Records from a data source:
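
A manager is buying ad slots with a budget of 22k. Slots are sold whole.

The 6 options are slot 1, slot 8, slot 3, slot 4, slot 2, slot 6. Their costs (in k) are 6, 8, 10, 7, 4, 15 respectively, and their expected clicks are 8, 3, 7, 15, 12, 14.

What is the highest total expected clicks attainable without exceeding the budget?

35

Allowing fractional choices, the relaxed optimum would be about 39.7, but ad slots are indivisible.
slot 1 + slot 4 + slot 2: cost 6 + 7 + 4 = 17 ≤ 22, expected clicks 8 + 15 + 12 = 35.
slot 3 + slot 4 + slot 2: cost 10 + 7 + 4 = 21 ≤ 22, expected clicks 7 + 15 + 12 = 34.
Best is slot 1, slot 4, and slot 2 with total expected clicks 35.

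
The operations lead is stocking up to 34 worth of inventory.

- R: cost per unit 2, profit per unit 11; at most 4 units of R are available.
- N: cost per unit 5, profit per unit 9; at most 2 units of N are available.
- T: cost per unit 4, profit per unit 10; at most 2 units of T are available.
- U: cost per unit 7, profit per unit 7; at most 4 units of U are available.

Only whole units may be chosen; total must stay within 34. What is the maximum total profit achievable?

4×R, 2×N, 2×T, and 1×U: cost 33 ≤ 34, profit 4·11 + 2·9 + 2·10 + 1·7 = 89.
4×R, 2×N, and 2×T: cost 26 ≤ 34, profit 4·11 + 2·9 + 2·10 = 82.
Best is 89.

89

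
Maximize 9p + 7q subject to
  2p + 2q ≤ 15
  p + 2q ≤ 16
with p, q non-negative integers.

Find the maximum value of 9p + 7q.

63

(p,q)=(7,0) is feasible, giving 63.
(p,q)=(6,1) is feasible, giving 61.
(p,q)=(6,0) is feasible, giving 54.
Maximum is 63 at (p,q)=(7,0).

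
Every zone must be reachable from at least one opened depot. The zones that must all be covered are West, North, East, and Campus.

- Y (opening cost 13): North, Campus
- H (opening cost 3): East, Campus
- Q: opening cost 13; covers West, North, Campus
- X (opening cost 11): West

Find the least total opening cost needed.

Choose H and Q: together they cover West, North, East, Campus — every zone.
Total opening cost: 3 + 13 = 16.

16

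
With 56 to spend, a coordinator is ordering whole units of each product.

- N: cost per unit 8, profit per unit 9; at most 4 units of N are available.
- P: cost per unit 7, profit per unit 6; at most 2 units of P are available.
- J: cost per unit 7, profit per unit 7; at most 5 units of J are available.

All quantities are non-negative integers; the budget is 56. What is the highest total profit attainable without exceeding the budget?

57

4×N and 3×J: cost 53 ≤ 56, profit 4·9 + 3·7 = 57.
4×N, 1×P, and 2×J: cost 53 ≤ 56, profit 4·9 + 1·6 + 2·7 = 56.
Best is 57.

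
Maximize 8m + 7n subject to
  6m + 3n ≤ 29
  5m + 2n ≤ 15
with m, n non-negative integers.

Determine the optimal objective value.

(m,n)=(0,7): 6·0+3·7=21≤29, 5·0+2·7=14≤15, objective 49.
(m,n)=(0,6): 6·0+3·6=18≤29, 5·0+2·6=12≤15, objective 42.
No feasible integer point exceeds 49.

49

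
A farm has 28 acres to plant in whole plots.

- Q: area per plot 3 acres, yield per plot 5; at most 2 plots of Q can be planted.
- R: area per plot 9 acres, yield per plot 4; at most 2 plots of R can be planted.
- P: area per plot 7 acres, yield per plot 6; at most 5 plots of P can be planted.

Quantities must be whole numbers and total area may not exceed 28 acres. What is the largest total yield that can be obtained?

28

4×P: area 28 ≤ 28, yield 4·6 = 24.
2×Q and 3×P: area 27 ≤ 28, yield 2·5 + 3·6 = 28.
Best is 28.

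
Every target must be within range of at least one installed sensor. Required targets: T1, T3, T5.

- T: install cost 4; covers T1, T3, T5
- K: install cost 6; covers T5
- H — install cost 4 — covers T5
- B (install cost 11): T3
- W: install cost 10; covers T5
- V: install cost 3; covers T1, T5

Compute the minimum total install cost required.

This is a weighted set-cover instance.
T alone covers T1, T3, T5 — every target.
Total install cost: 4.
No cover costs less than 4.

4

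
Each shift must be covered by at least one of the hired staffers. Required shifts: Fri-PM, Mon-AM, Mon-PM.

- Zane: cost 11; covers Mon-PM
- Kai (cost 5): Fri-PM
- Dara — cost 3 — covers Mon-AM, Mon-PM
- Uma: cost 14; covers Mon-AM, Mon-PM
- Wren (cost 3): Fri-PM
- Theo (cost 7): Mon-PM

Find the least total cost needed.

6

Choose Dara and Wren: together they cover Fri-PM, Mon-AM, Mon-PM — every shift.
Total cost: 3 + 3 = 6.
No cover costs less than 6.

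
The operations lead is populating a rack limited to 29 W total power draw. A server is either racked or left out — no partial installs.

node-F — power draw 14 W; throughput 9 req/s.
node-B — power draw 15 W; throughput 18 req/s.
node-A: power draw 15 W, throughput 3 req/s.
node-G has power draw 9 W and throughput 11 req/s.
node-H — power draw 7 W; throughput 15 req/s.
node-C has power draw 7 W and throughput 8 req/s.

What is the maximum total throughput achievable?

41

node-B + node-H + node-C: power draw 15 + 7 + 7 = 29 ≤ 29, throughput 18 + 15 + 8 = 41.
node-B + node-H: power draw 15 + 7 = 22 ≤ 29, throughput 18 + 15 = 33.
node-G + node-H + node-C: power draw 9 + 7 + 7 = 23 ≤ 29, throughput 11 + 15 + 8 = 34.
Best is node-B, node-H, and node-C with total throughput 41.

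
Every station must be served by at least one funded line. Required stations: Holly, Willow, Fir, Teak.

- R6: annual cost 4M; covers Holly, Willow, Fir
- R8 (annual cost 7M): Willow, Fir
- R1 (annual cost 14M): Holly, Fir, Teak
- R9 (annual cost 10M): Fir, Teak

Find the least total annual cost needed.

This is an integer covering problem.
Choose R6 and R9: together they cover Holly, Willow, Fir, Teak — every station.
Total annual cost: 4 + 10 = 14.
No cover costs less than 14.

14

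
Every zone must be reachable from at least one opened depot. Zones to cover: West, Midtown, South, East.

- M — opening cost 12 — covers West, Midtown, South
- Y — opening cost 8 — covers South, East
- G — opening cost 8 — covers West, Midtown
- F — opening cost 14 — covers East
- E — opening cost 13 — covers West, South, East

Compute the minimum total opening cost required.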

THE PROBLEM: The answer is the records above restated word for word from their opening line through the line that holds "- U: cost per", both included, and nothing else.

EXERCISE RESPONSE:
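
A manager is buying ad slots with a budget of 22k. Slots are sold whole.

The 6 options are slot 1, slot 8, slot 3, slot 4, slot 2, slot 6. Their costs (in k) are 6, 8, 10, 7, 4, 15 respectively, and their expected clicks are 8, 3, 7, 15, 12, 14.

What is the highest total expected clicks attainable without exceeding the budget?

35

Allowing fractional choices, the relaxed optimum would be about 39.7, but ad slots are indivisible.
slot 1 + slot 4 + slot 2: cost 6 + 7 + 4 = 17 ≤ 22, expected clicks 8 + 15 + 12 = 35.
slot 3 + slot 4 + slot 2: cost 10 + 7 + 4 = 21 ≤ 22, expected clicks 7 + 15 + 12 = 34.
Best is slot 1, slot 4, and slot 2 with total expected clicks 35.

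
The operations lead is stocking up to 34 worth of inventory.

- R: cost per unit 2, profit per unit 11; at most 4 units of R are available.
- N: cost per unit 5, profit per unit 9; at most 2 units of N are available.
- T: cost per unit 4, profit per unit 10; at most 2 units of T are available.
- U: cost per unit 7, profit per unit 7; at most 4 units of U are available.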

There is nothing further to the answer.